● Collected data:
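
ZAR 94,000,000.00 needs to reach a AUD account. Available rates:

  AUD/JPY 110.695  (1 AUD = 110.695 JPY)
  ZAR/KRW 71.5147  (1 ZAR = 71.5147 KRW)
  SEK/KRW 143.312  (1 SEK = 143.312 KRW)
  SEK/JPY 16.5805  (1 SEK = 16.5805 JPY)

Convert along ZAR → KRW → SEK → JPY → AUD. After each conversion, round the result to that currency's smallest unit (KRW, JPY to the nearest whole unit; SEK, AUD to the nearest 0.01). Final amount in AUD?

AUD 7,026,033.82

ZAR 94,000,000.00 × 71.5147 = KRW 6,722,381,800
KRW 6,722,381,800 ÷ 143.312 = SEK 46,907,319.69
SEK 46,907,319.69 × 16.5805 = JPY 777,746,814
JPY 777,746,814 ÷ 110.695 = AUD 7,026,033.82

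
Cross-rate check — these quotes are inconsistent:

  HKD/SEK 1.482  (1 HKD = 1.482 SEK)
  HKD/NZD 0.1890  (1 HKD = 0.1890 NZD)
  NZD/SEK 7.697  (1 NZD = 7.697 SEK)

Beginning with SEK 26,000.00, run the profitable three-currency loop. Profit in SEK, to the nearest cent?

Profitable loop is SEK → NZD → HKD → SEK:
SEK 26,000.00 ÷ 7.697 = NZD 3,377.94
NZD 3,377.94 ÷ 0.1890 = HKD 17,872.70
HKD 17,872.70 × 1.482 = SEK 26,487.33
Profit = SEK 26,487.33 − SEK 26,000.00

Profit: SEK 487.33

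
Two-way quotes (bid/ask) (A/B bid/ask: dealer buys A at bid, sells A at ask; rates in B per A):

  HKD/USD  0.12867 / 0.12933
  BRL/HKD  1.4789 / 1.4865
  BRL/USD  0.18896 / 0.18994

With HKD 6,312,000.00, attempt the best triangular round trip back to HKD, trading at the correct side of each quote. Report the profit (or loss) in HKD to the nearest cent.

Net profit: HKD 11,633.13

Best loop HKD → USD → BRL → HKD:
HKD 6,312,000.00 × 0.12867 (sell HKD at bid) = USD 812,165.04
USD 812,165.04 ÷ 0.18994 (buy BRL at ask) = BRL 4,275,903.13
BRL 4,275,903.13 × 1.4789 (sell BRL at bid) = HKD 6,323,633.13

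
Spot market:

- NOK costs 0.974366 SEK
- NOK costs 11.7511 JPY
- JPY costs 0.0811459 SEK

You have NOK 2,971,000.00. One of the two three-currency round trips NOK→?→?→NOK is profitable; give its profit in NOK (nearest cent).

Profit: NOK 64,845.53

Profitable loop is NOK → SEK → JPY → NOK:
NOK 2,971,000.00 × 0.974366 = SEK 2,894,841.39
SEK 2,894,841.39 ÷ 0.0811459 = JPY 35,674,524
JPY 35,674,524 ÷ 11.7511 = NOK 3,035,845.53
Profit = NOK 3,035,845.53 − NOK 2,971,000.00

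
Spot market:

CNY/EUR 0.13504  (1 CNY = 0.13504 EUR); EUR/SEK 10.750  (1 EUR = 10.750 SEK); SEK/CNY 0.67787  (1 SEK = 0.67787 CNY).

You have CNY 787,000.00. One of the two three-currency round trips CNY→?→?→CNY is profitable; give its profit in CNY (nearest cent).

Profitable loop is CNY → SEK → EUR → CNY:
CNY 787,000.00 ÷ 0.67787 = SEK 1,160,989.57
SEK 1,160,989.57 ÷ 10.750 = EUR 107,999.03
EUR 107,999.03 ÷ 0.13504 = CNY 799,755.85
Profit = CNY 799,755.85 − CNY 787,000.00

Profit: CNY 12,755.85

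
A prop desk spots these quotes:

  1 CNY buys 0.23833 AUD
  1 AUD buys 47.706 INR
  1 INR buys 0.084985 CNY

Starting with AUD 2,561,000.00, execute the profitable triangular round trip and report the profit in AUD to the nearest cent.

Profit: AUD 89,425.39

Profitable loop is AUD → CNY → INR → AUD:
AUD 2,561,000.00 ÷ 0.23833 = CNY 10,745,604.83
CNY 10,745,604.83 ÷ 0.084985 = INR 126,441,193.55
INR 126,441,193.55 ÷ 47.706 = AUD 2,650,425.39
Profit = AUD 2,650,425.39 − AUD 2,561,000.00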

● Task goal: Make a word-for-word copy of the records.

● Solution to this problem:
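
ZAR 94,000,000.00 needs to reach a AUD account. Available rates:

  AUD/JPY 110.695  (1 AUD = 110.695 JPY)
  ZAR/KRW 71.5147  (1 ZAR = 71.5147 KRW)
  SEK/KRW 143.312  (1 SEK = 143.312 KRW)
  SEK/JPY 16.5805  (1 SEK = 16.5805 JPY)

Convert along ZAR → KRW → SEK → JPY → AUD. After each conversion, round the result to that currency's smallest unit (KRW, JPY to the nearest whole unit; SEK, AUD to the nearest 0.01). Final amount in AUD?

AUD 7,026,033.82

ZAR 94,000,000.00 × 71.5147 = KRW 6,722,381,800
KRW 6,722,381,800 ÷ 143.312 = SEK 46,907,319.69
SEK 46,907,319.69 × 16.5805 = JPY 777,746,814
JPY 777,746,814 ÷ 110.695 = AUD 7,026,033.82

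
Cross-rate check — these quotes are inconsistent:

  HKD/SEK 1.482  (1 HKD = 1.482 SEK)
  HKD/NZD 0.1890  (1 HKD = 0.1890 NZD)
  NZD/SEK 7.697  (1 NZD = 7.697 SEK)

Beginning with SEK 26,000.00, run the profitable three-currency loop. Profit in SEK, to the nearest cent?

Profitable loop is SEK → NZD → HKD → SEK:
SEK 26,000.00 ÷ 7.697 = NZD 3,377.94
NZD 3,377.94 ÷ 0.1890 = HKD 17,872.70
HKD 17,872.70 × 1.482 = SEK 26,487.33
Profit = SEK 26,487.33 − SEK 26,000.00

Profit: SEK 487.33

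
Two-way quotes (bid/ask) (A/B bid/ask: dealer buys A at bid, sells A at ask; rates in B per A):

  HKD/USD  0.12867 / 0.12933
  BRL/HKD  1.4789 / 1.4865
  BRL/USD  0.18896 / 0.18994

With HKD 6,312,000.00, attempt the best triangular round trip back to HKD, trading at the correct side of each quote. Report the profit (or loss) in HKD to the nearest cent.

Net profit: HKD 11,633.13

Best loop HKD → USD → BRL → HKD:
HKD 6,312,000.00 × 0.12867 (sell HKD at bid) = USD 812,165.04
USD 812,165.04 ÷ 0.18994 (buy BRL at ask) = BRL 4,275,903.13
BRL 4,275,903.13 × 1.4789 (sell BRL at bid) = HKD 6,323,633.13

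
Spot market:

- NOK costs 0.974366 SEK
- NOK costs 11.7511 JPY
- JPY costs 0.0811459 SEK

You have NOK 2,971,000.00. One of the two three-currency round trips NOK→?→?→NOK is profitable; give its profit in NOK (nearest cent).

Profit: NOK 64,845.53

Profitable loop is NOK → SEK → JPY → NOK:
NOK 2,971,000.00 × 0.974366 = SEK 2,894,841.39
SEK 2,894,841.39 ÷ 0.0811459 = JPY 35,674,524
JPY 35,674,524 ÷ 11.7511 = NOK 3,035,845.53
Profit = NOK 3,035,845.53 − NOK 2,971,000.00

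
Spot market:

CNY/EUR 0.13504  (1 CNY = 0.13504 EUR); EUR/SEK 10.750  (1 EUR = 10.750 SEK); SEK/CNY 0.67787  (1 SEK = 0.67787 CNY).

You have CNY 787,000.00. One of the two three-currency round trips CNY→?→?→CNY is profitable; give its profit in CNY (nearest cent).

Profitable loop is CNY → SEK → EUR → CNY:
CNY 787,000.00 ÷ 0.67787 = SEK 1,160,989.57
SEK 1,160,989.57 ÷ 10.750 = EUR 107,999.03
EUR 107,999.03 ÷ 0.13504 = CNY 799,755.85
Profit = CNY 799,755.85 − CNY 787,000.00

Profit: CNY 12,755.85

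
A prop desk spots these quotes:

  1 CNY buys 0.23833 AUD
  1 AUD buys 47.706 INR
  1 INR buys 0.084985 CNY

Starting with AUD 2,561,000.00, execute the profitable triangular round trip and report the profit in AUD to the nearest cent.

Profit: AUD 89,425.39

Profitable loop is AUD → CNY → INR → AUD:
AUD 2,561,000.00 ÷ 0.23833 = CNY 10,745,604.83
CNY 10,745,604.83 ÷ 0.084985 = INR 126,441,193.55
INR 126,441,193.55 ÷ 47.706 = AUD 2,650,425.39
Profit = AUD 2,650,425.39 − AUD 2,561,000.00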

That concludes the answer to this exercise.